• Data extract:
BEGIN

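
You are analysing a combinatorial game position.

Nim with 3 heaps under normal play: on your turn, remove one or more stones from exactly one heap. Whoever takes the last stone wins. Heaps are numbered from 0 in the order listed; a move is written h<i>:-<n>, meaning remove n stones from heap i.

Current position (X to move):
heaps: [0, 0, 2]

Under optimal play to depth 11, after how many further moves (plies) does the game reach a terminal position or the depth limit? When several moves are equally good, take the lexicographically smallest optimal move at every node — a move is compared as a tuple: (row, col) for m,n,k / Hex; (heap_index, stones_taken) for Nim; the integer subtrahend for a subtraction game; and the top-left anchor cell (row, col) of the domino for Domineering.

p1 X@[(0,0,2)]: h2:-1[(0,0,1)]-1 h2:-2[(0,0,0)]+1*
p2 O@[(0,0,0)] terminal -1; root [(0,0,2)] d11

PV length from [(0,0,2)]: 1 ply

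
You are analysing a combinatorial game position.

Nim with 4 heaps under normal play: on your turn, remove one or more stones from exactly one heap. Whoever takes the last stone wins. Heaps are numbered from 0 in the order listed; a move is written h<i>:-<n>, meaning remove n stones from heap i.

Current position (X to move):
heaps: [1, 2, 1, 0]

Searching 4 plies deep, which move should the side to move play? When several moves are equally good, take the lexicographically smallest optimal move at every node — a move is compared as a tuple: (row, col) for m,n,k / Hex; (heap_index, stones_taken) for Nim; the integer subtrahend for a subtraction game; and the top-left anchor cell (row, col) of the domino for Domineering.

X's best at [(1,2,1,0)]: h1:-2

ply 1, X at (1,2,1,0) | h0:-1=-1→(0,2,1,0); h1:-1=-1→(1,1,1,0); h1:-2=+1→(1,0,1,0)*; h2:-1=-1→(1,2,0,0)
ply 2, O at (1,0,1,0) | h0:-1=-1→(0,0,1,0)*; h2:-1=-1→(1,0,0,0)
ply 3, X at (0,0,1,0) | h2:-1=+1→(0,0,0,0)*
ply 4: (0,0,0,0) is terminal -1 (O); from (1,2,1,0) depth 4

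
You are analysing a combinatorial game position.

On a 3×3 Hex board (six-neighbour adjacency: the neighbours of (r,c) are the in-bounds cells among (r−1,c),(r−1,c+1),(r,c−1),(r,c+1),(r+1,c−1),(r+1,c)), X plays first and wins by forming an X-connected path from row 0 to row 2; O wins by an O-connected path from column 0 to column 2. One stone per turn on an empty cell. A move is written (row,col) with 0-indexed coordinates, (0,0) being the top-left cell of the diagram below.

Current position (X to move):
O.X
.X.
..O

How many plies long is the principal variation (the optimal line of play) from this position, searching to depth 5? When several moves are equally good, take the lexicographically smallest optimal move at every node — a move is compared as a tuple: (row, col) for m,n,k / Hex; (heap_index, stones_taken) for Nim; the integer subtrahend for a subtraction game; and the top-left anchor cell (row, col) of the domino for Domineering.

PV length from [O.X/.X./..O]: 5 plies

ply 1, X at O.X/.X./..O | (0,1)=+1→OXX/.X./..O*; (1,0)=+1→O.X/XX./..O; (1,2)=+1→O.X/.XX/..O; (2,0)=+1→O.X/.X./X.O; (2,1)=+1→O.X/.X./.XO
ply 2, O at OXX/.X./..O | (1,0)=-1→OXX/OX./..O*; (1,2)=-1→OXX/.XO/..O; (2,0)=-1→OXX/.X./O.O; (2,1)=-1→OXX/.X./.OO
ply 3, X at OXX/OX./..O | (1,2)=+1→OXX/OXX/..O*; (2,0)=+1→OXX/OX./X.O; (2,1)=+1→OXX/OX./.XO
ply 4, O at OXX/OXX/..O | (2,0)=-1→OXX/OXX/O.O*; (2,1)=-1→OXX/OXX/.OO
ply 5, X at OXX/OXX/O.O | (2,1)=+1→OXX/OXX/OXO*
ply 6: OXX/OXX/OXO is terminal -1 (O); from O.X/.X./..O depth 5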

END

• Required action: Restate the material word for word.

• Answer to the exercise:
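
You are analysing a combinatorial game position.

Nim with 3 heaps under normal play: on your turn, remove one or more stones from exactly one heap. Whoever takes the last stone wins. Heaps are numbered from 0 in the order listed; a move is written h<i>:-<n>, meaning remove n stones from heap i.

Current position (X to move):
heaps: [0, 0, 2]

Under optimal play to depth 11, after how many further moves (plies) does the game reach a terminal position or the depth limit? When several moves are equally good, take the lexicographically smallest optimal move at every node — a move is compared as a tuple: (row, col) for m,n,k / Hex; (heap_index, stones_taken) for Nim; the integer subtrahend for a subtraction game; and the top-left anchor cell (row, col) of the domino for Domineering.

p1 X@[(0,0,2)]: h2:-1[(0,0,1)]-1 h2:-2[(0,0,0)]+1*
p2 O@[(0,0,0)] terminal -1; root [(0,0,2)] d11

PV length from [(0,0,2)]: 1 ply

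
You are analysing a combinatorial game position.

Nim with 4 heaps under normal play: on your turn, remove one or more stones from exactly one heap. Whoever takes the last stone wins. Heaps are numbered from 0 in the order listed; a move is written h<i>:-<n>, meaning remove n stones from heap i.

Current position (X to move):
heaps: [1, 2, 1, 0]

Searching 4 plies deep, which move should the side to move play? When several moves are equally good, take the lexicographically smallest optimal move at every node — a move is compared as a tuple: (row, col) for m,n,k / Hex; (heap_index, stones_taken) for Nim; the integer subtrahend for a subtraction game; and the top-left anchor cell (row, col) of the domino for Domineering.

X's best at [(1,2,1,0)]: h1:-2

ply 1, X at (1,2,1,0) | h0:-1=-1→(0,2,1,0); h1:-1=-1→(1,1,1,0); h1:-2=+1→(1,0,1,0)*; h2:-1=-1→(1,2,0,0)
ply 2, O at (1,0,1,0) | h0:-1=-1→(0,0,1,0)*; h2:-1=-1→(1,0,0,0)
ply 3, X at (0,0,1,0) | h2:-1=+1→(0,0,0,0)*
ply 4: (0,0,0,0) is terminal -1 (O); from (1,2,1,0) depth 4

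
You are analysing a combinatorial game position.

On a 3×3 Hex board (six-neighbour adjacency: the neighbours of (r,c) are the in-bounds cells among (r−1,c),(r−1,c+1),(r,c−1),(r,c+1),(r+1,c−1),(r+1,c)), X plays first and wins by forming an X-connected path from row 0 to row 2; O wins by an O-connected path from column 0 to column 2. One stone per turn on an empty cell. A move is written (row,col) with 0-indexed coordinates, (0,0) being the top-left cell of the diagram below.

Current position (X to move):
O.X
.X.
..O

How many plies long is the principal variation (the optimal line of play) from this position, searching to depth 5? When several moves are equally good, take the lexicographically smallest optimal move at every node — a move is compared as a tuple: (row, col) for m,n,k / Hex; (heap_index, stones_taken) for Nim; the integer subtrahend for a subtraction game; and the top-left anchor cell (row, col) of the domino for Domineering.

PV length from [O.X/.X./..O]: 5 plies

ply 1, X at O.X/.X./..O | (0,1)=+1→OXX/.X./..O*; (1,0)=+1→O.X/XX./..O; (1,2)=+1→O.X/.XX/..O; (2,0)=+1→O.X/.X./X.O; (2,1)=+1→O.X/.X./.XO
ply 2, O at OXX/.X./..O | (1,0)=-1→OXX/OX./..O*; (1,2)=-1→OXX/.XO/..O; (2,0)=-1→OXX/.X./O.O; (2,1)=-1→OXX/.X./.OO
ply 3, X at OXX/OX./..O | (1,2)=+1→OXX/OXX/..O*; (2,0)=+1→OXX/OX./X.O; (2,1)=+1→OXX/OX./.XO
ply 4, O at OXX/OXX/..O | (2,0)=-1→OXX/OXX/O.O*; (2,1)=-1→OXX/OXX/.OO
ply 5, X at OXX/OXX/O.O | (2,1)=+1→OXX/OXX/OXO*
ply 6: OXX/OXX/OXO is terminal -1 (O); from O.X/.X./..O depth 5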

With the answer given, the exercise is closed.